[[ RECORDS PROVIDED open ]]

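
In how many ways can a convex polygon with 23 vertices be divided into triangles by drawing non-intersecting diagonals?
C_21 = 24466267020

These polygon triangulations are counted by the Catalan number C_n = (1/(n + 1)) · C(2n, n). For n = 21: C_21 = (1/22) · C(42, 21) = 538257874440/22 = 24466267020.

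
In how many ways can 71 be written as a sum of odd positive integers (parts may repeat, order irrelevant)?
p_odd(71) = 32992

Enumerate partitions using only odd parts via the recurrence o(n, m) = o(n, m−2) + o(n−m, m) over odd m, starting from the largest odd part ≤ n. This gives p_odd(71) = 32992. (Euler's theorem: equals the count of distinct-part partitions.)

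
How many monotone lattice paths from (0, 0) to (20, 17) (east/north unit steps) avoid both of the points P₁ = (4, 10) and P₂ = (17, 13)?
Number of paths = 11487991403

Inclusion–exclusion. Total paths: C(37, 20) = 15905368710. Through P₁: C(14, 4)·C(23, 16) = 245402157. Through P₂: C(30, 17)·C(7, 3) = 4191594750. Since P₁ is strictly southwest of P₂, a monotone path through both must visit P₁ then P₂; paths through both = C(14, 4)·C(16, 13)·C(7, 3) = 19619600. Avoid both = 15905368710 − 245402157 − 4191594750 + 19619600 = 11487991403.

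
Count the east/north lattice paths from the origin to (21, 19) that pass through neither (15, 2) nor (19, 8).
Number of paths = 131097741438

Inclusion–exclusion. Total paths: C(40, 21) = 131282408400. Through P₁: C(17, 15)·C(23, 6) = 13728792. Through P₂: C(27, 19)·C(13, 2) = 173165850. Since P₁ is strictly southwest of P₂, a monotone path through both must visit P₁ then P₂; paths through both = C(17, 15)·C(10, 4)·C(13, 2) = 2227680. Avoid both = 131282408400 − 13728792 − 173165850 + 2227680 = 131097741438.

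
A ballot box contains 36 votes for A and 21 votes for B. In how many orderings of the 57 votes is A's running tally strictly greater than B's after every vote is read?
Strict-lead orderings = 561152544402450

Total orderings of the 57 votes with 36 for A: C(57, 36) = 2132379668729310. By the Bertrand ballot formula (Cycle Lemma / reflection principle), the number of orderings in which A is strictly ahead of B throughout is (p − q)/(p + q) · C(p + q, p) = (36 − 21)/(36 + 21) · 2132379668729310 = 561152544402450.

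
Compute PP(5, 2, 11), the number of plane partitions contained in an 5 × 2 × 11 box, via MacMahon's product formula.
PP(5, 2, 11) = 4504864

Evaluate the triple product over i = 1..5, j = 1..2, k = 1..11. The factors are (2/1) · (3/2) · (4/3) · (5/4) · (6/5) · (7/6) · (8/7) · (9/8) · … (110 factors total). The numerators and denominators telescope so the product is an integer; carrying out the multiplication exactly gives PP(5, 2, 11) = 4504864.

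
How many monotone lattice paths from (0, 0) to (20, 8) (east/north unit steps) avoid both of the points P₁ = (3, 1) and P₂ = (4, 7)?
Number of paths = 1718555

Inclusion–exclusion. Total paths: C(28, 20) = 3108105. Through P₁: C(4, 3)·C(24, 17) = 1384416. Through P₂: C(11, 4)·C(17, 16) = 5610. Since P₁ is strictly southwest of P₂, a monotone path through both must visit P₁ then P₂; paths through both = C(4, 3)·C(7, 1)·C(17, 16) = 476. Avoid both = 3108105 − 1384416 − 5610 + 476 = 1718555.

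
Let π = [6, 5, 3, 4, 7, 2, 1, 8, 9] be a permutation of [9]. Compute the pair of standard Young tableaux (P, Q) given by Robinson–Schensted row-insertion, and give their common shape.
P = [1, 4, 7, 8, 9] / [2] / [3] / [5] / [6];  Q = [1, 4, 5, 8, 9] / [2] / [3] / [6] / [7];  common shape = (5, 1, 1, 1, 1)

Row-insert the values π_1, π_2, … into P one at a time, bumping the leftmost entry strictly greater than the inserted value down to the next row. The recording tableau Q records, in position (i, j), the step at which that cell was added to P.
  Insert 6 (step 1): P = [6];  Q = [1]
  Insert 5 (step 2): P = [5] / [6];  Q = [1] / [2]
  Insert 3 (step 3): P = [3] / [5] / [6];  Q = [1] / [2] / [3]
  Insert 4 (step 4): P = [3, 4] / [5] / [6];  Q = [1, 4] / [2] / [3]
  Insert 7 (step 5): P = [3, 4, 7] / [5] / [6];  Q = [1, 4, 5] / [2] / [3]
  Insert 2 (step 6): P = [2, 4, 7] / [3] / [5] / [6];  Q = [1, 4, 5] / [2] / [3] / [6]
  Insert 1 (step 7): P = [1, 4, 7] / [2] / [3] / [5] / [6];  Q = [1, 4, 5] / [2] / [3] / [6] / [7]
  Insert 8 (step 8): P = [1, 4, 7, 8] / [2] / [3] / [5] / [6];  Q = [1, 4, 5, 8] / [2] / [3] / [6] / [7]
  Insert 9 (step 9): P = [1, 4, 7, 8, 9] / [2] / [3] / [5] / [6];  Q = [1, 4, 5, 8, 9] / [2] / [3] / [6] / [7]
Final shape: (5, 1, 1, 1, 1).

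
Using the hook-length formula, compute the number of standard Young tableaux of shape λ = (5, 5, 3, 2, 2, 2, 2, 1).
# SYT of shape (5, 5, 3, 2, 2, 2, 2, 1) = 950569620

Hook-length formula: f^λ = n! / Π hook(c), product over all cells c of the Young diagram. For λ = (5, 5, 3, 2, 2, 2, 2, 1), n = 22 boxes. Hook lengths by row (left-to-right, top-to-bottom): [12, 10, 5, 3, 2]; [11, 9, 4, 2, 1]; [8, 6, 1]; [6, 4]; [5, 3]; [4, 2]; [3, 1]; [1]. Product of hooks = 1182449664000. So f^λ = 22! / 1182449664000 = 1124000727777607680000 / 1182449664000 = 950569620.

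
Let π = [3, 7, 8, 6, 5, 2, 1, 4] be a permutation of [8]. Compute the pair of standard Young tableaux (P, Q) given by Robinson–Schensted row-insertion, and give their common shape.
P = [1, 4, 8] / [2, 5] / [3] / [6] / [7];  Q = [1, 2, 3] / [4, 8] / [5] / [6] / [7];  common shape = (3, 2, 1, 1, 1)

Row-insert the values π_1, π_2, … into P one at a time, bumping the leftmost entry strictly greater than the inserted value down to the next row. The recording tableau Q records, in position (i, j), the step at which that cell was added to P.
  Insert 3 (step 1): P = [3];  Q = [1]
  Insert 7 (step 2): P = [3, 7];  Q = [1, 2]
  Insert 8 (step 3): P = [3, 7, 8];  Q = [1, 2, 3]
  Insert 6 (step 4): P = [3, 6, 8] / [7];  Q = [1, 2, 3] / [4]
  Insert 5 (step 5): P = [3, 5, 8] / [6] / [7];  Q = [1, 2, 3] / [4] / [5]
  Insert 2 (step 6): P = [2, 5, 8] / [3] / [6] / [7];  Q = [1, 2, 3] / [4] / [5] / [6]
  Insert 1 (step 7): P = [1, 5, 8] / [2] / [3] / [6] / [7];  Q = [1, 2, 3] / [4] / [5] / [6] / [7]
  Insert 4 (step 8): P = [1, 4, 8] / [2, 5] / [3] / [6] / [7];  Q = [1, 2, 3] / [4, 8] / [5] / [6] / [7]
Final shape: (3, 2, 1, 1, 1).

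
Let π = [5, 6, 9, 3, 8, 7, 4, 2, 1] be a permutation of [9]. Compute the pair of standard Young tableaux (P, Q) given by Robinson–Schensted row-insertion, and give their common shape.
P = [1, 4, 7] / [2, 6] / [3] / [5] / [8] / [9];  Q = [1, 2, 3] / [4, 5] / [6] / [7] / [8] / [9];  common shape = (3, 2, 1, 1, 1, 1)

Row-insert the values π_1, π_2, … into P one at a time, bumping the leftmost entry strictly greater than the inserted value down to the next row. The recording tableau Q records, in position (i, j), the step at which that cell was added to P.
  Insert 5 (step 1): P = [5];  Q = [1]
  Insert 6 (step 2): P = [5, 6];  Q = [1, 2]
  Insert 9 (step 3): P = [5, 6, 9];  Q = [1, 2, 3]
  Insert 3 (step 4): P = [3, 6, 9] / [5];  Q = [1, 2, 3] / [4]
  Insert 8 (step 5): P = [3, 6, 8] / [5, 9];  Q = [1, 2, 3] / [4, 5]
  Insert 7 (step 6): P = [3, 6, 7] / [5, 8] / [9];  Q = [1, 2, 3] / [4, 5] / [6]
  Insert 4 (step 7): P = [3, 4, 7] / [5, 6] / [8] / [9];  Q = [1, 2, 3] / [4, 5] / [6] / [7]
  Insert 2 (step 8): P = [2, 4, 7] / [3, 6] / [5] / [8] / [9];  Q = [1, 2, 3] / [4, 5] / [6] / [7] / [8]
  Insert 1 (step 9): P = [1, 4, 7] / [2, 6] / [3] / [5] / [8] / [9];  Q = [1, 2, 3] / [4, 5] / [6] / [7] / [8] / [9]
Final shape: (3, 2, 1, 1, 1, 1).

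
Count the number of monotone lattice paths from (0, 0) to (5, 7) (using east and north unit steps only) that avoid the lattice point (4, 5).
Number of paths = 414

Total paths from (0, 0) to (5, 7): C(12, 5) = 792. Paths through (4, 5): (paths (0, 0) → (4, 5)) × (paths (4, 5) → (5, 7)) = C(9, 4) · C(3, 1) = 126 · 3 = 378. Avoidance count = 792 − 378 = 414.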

[[ RECORDS PROVIDED closed ]]

TASK ITEM: Write out exactly the lines from the one containing "Count the number" through the end of the data, both included. Add nothing else.

RESPONSE BELOW:
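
Count the number of monotone lattice paths from (0, 0) to (5, 7) (using east and north unit steps only) that avoid the lattice point (4, 5).
Number of paths = 414

Total paths from (0, 0) to (5, 7): C(12, 5) = 792. Paths through (4, 5): (paths (0, 0) → (4, 5)) × (paths (4, 5) → (5, 7)) = C(9, 4) · C(3, 1) = 126 · 3 = 378. Avoidance count = 792 − 378 = 414.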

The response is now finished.